→ **Exercise**
The lines below are to be quoted exactly, from the first through the one that contains "3. the exact-equation method".

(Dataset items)
== Segment start ==

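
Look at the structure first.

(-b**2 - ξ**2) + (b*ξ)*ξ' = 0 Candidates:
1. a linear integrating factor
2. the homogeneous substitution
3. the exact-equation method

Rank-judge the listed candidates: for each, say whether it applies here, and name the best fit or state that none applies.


Verdict: the homogeneous substitution — the slope is degree-zero homogeneous: the ratio substitution v = ξ/b collapses it. A Bernoulli rewrite works here as the equation stands — the homogeneous substitution is the more immediate reading.
- a linear integrating factor — the unknown enters nonlinearly (through a power, a denominator, or a transcendental function), which the linear integrating-factor recipe cannot absorb as-is — any repair would come from a preliminary substitution, not the factor.
- the homogeneous substitution: a fit — the right tool for this form.
- the exact-equation method: the cross partial derivatives disagree, so no single potential exists.


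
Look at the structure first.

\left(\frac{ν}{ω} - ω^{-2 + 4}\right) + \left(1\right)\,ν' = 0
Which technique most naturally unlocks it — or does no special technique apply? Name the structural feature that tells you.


Best approach: a linear integrating factor — the unknown enters only to the first power against a nonzero forcing term — the integrating-factor template applies directly.


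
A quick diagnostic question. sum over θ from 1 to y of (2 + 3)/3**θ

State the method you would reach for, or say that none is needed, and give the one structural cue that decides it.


Diagnosis: the geometric series formula — consecutive terms stand in a fixed index-free ratio — the geometric sum formula closes it.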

== Segment end ==

→ **Exercise result**
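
Look at the structure first.

(-b**2 - ξ**2) + (b*ξ)*ξ' = 0 Candidates:
1. a linear integrating factor
2. the homogeneous substitution
3. the exact-equation method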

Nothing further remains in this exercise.